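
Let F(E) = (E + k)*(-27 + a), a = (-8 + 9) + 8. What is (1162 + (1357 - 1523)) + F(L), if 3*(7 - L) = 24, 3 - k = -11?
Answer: 762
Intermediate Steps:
a = 9 (a = 1 + 8 = 9)
k = 14 (k = 3 - 1*(-11) = 3 + 11 = 14)
L = -1 (L = 7 - ⅓*24 = 7 - 8 = -1)
F(E) = -252 - 18*E (F(E) = (E + 14)*(-27 + 9) = (14 + E)*(-18) = -252 - 18*E)
(1162 + (1357 - 1523)) + F(L) = (1162 + (1357 - 1523)) + (-252 - 18*(-1)) = (1162 - 166) + (-252 + 18) = 996 - 234 = 762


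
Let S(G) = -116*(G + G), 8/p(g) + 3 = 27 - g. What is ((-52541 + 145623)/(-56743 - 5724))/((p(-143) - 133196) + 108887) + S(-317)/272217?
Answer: 18654307505262158/69031705261707705 ≈ 0.27023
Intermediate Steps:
p(g) = 8/(24 - g) (p(g) = 8/(-3 + (27 - g)) = 8/(24 - g))
S(G) = -232*G
((-52541 + 145623)/(-56743 - 5724))/((p(-143) - 133196) + 108887) + S(-317)/272217 = ((-52541 + 145623)/(-56743 - 5724))/((-8/(-24 - 143) - 133196) + 108887) - 232*(-317)/272217 = (93082/(-62467))/((-8/(-167) - 133196) + 108887) + 73544*(1/272217) = (93082*(-1/62467))/((-8*(-1/167) - 133196) + 108887) + 73544/272217 = -93082/(62467*((8/167 - 133196) + 108887)) + 73544/272217 = -93082/(62467*(-22243724/167 + 108887)) + 73544/272217 = -93082/(62467*(-4059595/167)) + 73544/272217 = -93082/62467*(-167/4059595) + 73544/272217 = 15544694/253590720865 + 73544/272217 = 18654307505262158/69031705261707705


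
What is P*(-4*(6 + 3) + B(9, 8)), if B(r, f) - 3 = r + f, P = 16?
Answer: -256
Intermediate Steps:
B(r, f) = 3 + f + r (B(r, f) = 3 + (r + f) = 3 + (f + r) = 3 + f + r)
P*(-4*(6 + 3) + B(9, 8)) = 16*(-4*(6 + 3) + (3 + 8 + 9)) = 16*(-4*9 + 20) = 16*(-36 + 20) = 16*(-16) = -256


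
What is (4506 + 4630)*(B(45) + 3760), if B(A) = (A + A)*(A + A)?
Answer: 108352960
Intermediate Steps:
B(A) = 4*A**2 (B(A) = (2*A)*(2*A) = 4*A**2)
(4506 + 4630)*(B(45) + 3760) = (4506 + 4630)*(4*45**2 + 3760) = 9136*(4*2025 + 3760) = 9136*(8100 + 3760) = 9136*11860 = 108352960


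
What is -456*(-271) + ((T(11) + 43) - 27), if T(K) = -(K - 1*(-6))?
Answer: 123575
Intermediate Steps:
T(K) = -6 - K (T(K) = -(K + 6) = -(6 + K) = -6 - K)
-456*(-271) + ((T(11) + 43) - 27) = -456*(-271) + (((-6 - 1*11) + 43) - 27) = 123576 + (((-6 - 11) + 43) - 27) = 123576 + ((-17 + 43) - 27) = 123576 + (26 - 27) = 123576 - 1 = 123575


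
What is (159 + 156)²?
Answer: 99225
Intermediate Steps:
(159 + 156)² = 315² = 99225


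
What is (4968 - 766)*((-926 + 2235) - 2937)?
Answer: -6840856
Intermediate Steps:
(4968 - 766)*((-926 + 2235) - 2937) = 4202*(1309 - 2937) = 4202*(-1628) = -6840856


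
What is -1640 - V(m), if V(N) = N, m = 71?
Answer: -1711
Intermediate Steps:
-1640 - V(m) = -1640 - 1*71 = -1640 - 71 = -1711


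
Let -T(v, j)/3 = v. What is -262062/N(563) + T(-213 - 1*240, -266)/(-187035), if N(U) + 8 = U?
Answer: -29438751/62345 ≈ -472.19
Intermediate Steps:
T(v, j) = -3*v
N(U) = -8 + U
-262062/N(563) + T(-213 - 1*240, -266)/(-187035) = -262062/(-8 + 563) - 3*(-213 - 1*240)/(-187035) = -262062/555 - 3*(-213 - 240)*(-1/187035) = -262062*1/555 - 3*(-453)*(-1/187035) = -87354/185 + 1359*(-1/187035) = -87354/185 - 453/62345 = -29438751/62345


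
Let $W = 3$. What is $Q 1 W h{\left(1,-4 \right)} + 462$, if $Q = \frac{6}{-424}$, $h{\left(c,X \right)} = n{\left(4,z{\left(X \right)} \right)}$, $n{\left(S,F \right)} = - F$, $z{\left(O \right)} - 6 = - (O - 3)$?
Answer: $\frac{98061}{212} \approx 462.55$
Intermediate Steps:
$z{\left(O \right)} = 9 - O$ ($z{\left(O \right)} = 6 - \left(O - 3\right) = 6 - \left(-3 + O\right) = 9 - O$)
$h{\left(c,X \right)} = -9 + X$ ($h{\left(c,X \right)} = - (9 - X) = -9 + X$)
$Q = - \frac{3}{212}$ ($Q = 6 \left(- \frac{1}{424}\right) = - \frac{3}{212} \approx -0.014151$)
$Q 1 W h{\left(1,-4 \right)} + 462 = - \frac{3 \cdot 1 \cdot 3 \left(-9 - 4\right)}{212} + 462 = - \frac{3 \cdot 3 \left(-13\right)}{212} + 462 = \left(- \frac{3}{212}\right) \left(-39\right) + 462 = \frac{117}{212} + 462 = \frac{98061}{212}$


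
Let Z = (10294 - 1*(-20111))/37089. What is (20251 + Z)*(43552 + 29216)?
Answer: 6073053503488/4121 ≈ 1.4737e+9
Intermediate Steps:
Z = 10135/12363 (Z = (10294 + 20111)*(1/37089) = 30405*(1/37089) = 10135/12363 ≈ 0.81979)
(20251 + Z)*(43552 + 29216) = (20251 + 10135/12363)*(43552 + 29216) = (250373248/12363)*72768 = 6073053503488/4121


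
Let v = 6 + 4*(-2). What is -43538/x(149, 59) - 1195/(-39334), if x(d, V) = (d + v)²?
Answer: -1686700937/849968406 ≈ -1.9844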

== Exercise instructions ==
In the listing above, locate the line containing "What is (159 + 156)²?" and the line containing "Let -T(v, j)/3", then transcribe both and every line between them verbatim.

== Response to this task ==
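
What is (159 + 156)²?
Answer: 99225
Intermediate Steps:
(159 + 156)² = 315² = 99225


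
What is (4968 - 766)*((-926 + 2235) - 2937)?
Answer: -6840856
Intermediate Steps:
(4968 - 766)*((-926 + 2235) - 2937) = 4202*(1309 - 2937) = 4202*(-1628) = -6840856


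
What is -1640 - V(m), if V(N) = N, m = 71?
Answer: -1711
Intermediate Steps:
-1640 - V(m) = -1640 - 1*71 = -1640 - 71 = -1711


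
Let -T(v, j)/3 = v. What is -262062/N(563) + T(-213 - 1*240, -266)/(-187035), if N(U) + 8 = U?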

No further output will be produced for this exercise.